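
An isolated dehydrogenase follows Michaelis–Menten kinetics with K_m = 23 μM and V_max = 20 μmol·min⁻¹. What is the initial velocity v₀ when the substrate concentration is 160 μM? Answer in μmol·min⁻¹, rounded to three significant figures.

[S]/(Km+[S]) = 160/183.0 = 0.8743, the fractional saturation.
v = 0.8743 × Vmax = 0.8743 × 20 = 17.5 μmol·min⁻¹.

17.5 μmol·min⁻¹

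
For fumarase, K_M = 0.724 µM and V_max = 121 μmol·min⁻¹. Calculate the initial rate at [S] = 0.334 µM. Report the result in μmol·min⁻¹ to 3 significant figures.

v = Vmax·[S]/(Km + [S]) = 121 × 0.334 / (0.724 + 0.334)
  = 40.41 / 1.058 = 38.2 μmol·min⁻¹.

38.2 μmol·min⁻¹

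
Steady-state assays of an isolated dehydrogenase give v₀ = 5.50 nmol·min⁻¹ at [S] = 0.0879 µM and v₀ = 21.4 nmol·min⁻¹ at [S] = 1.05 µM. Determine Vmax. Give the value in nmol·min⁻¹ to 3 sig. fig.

In reciprocal form, 1/v = (Km/Vmax)·(1/[S]) + 1/Vmax. The two points give (1/[S], 1/v) = (11.38, 0.1818) and (0.9524, 0.04673).
Slope = (0.1818 − 0.04673)/(11.38 − 0.9524) = 0.01296; intercept = 0.1818 − 0.01296×11.38 = 0.03439.
Vmax = 1/intercept = 29.1 nmol·min⁻¹; Km = slope × Vmax = 0.01296 × 29.1 = 0.377 µM.

29.1 nmol·min⁻¹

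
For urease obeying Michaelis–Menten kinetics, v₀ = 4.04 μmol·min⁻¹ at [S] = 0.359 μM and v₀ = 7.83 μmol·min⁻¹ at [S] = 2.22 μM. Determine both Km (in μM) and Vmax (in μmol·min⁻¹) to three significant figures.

Km = 0.491 μM; Vmax = 9.56 μmol·min⁻¹

In reciprocal form, 1/v = (Km/Vmax)·(1/[S]) + 1/Vmax. The two points give (1/[S], 1/v) = (2.786, 0.2475) and (0.4505, 0.1277).
Slope = (0.2475 − 0.1277)/(2.786 − 0.4505) = 0.05131; intercept = 0.2475 − 0.05131×2.786 = 0.1046.
Vmax = 1/intercept = 9.56 μmol·min⁻¹; Km = slope × Vmax = 0.05131 × 9.56 = 0.491 μM.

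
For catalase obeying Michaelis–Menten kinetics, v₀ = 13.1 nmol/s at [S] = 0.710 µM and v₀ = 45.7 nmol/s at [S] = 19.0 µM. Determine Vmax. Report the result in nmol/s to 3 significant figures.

From v = Vmax[S]/(Km+[S]), each point gives Vmax = v(Km+[S])/[S].
Equating: 13.1(Km+0.710)/0.710 = 45.7(Km+19.0)/19.0.
18.45·Km + 13.1 = 2.405·Km + 45.7, so (18.45 − 2.405)·Km = 45.7 − 13.1.
Km = 32.60/16.05 = 2.03 µM; then Vmax = 13.1(2.03+0.710)/0.710 = 50.6 nmol/s.

50.6 nmol/s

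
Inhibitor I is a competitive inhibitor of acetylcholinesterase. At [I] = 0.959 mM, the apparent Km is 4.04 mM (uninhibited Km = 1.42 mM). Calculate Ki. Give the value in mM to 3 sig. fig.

Competitive: Km,app = α·Km with α = 1 + [I]/Ki.
α = Km,app/Km = 4.04/1.42 = 2.845.
Ki = [I]/(α − 1) = 0.959/1.845 = 0.520 mM.

0.520 mM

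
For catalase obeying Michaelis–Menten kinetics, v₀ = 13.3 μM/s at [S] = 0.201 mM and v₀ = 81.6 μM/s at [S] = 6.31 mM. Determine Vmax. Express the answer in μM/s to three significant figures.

98.2 μM/s

In reciprocal form, 1/v = (Km/Vmax)·(1/[S]) + 1/Vmax. The two points give (1/[S], 1/v) = (4.975, 0.07519) and (0.1585, 0.01225).
Slope = (0.07519 − 0.01225)/(4.975 − 0.1585) = 0.01307; intercept = 0.07519 − 0.01307×4.975 = 0.01018.
Vmax = 1/intercept = 98.2 μM/s; Km = slope × Vmax = 0.01307 × 98.2 = 1.28 mM.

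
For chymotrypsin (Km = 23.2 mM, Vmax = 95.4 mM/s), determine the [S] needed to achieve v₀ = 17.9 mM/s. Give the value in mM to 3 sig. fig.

The required fractional saturation is v/Vmax = 17.9/95.4 = 0.1876.
Then [S]/(Km+[S]) = 0.1876 ⇒ [S] = 23.2 × 0.1876/(1 − 0.1876) = 5.36 mM.

5.36 mM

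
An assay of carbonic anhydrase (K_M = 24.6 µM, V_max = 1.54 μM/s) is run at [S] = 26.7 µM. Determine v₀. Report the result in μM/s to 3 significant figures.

0.802 μM/s

[S]/(Km+[S]) = 26.7/51.30 = 0.5205, the fractional saturation.
v = 0.5205 × Vmax = 0.5205 × 1.54 = 0.802 μM/s.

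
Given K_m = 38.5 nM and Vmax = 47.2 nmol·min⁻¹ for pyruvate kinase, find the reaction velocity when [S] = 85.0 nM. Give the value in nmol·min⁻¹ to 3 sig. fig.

32.5 nmol·min⁻¹

v = Vmax·[S]/(Km + [S]) = 47.2 × 85.0 / (38.5 + 85.0)
  = 4012 / 123.5 = 32.5 nmol·min⁻¹.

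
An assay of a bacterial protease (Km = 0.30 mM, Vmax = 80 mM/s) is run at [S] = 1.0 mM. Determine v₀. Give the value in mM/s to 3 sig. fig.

[S]/(Km+[S]) = 1.0/1.300 = 0.7692, the fractional saturation.
v = 0.7692 × Vmax = 0.7692 × 80 = 61.5 mM/s.

61.5 mM/s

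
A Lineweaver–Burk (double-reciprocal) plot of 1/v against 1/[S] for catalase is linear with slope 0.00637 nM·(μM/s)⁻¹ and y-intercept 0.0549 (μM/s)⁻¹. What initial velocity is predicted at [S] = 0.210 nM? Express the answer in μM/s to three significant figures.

11.7 μM/s

The y-intercept is 1/Vmax, so Vmax = 1/0.0549 = 18.2 μM/s.
The slope is Km/Vmax, so Km = 0.00637 × 18.2 = 0.116 nM.
Then v = 18.2 × 0.210/(0.116 + 0.210) = 11.7 μM/s.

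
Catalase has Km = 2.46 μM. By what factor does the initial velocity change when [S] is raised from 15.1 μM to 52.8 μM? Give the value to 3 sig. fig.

Since Vmax cancels, v₂/v₁ = [S]₂(Km+[S]₁) / [S]₁(Km+[S]₂).
= 52.8×(2.46+15.1) / (15.1×(2.46+52.8)) = 927.2/834.4 = 1.11.

1.11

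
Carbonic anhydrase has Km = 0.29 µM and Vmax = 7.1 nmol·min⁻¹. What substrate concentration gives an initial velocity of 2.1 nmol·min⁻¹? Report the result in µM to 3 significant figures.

Rearranging v = Vmax[S]/(Km+[S]) gives [S] = Km·v/(Vmax − v).
[S] = 0.29 × 2.1 / (7.1 − 2.1) = 0.6090/5.000 = 0.122 µM.

0.122 µM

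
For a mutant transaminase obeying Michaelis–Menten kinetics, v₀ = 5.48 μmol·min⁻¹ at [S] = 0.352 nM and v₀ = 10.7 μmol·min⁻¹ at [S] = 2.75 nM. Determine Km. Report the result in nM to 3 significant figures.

0.447 nM

In reciprocal form, 1/v = (Km/Vmax)·(1/[S]) + 1/Vmax. The two points give (1/[S], 1/v) = (2.841, 0.1825) and (0.3636, 0.09346).
Slope = (0.1825 − 0.09346)/(2.841 − 0.3636) = 0.03594; intercept = 0.1825 − 0.03594×2.841 = 0.08039.
Vmax = 1/intercept = 12.4 μmol·min⁻¹; Km = slope × Vmax = 0.03594 × 12.4 = 0.447 nM.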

HOW TO COMPLETE THIS TASK ▸ Copy nothing except the lines from the one holding "Carbonic anhydrase has" through the last line of the data above, and return them exactly.

EXERCISE SOLUTION ▸
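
Carbonic anhydrase has Km = 0.29 µM and Vmax = 7.1 nmol·min⁻¹. What substrate concentration gives an initial velocity of 2.1 nmol·min⁻¹? Report the result in µM to 3 significant figures.

Rearranging v = Vmax[S]/(Km+[S]) gives [S] = Km·v/(Vmax − v).
[S] = 0.29 × 2.1 / (7.1 − 2.1) = 0.6090/5.000 = 0.122 µM.

0.122 µM

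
For a mutant transaminase obeying Michaelis–Menten kinetics, v₀ = 5.48 μmol·min⁻¹ at [S] = 0.352 nM and v₀ = 10.7 μmol·min⁻¹ at [S] = 2.75 nM. Determine Km. Report the result in nM to 3 significant figures.

0.447 nM

In reciprocal form, 1/v = (Km/Vmax)·(1/[S]) + 1/Vmax. The two points give (1/[S], 1/v) = (2.841, 0.1825) and (0.3636, 0.09346).
Slope = (0.1825 − 0.09346)/(2.841 − 0.3636) = 0.03594; intercept = 0.1825 − 0.03594×2.841 = 0.08039.
Vmax = 1/intercept = 12.4 μmol·min⁻¹; Km = slope × Vmax = 0.03594 × 12.4 = 0.447 nM.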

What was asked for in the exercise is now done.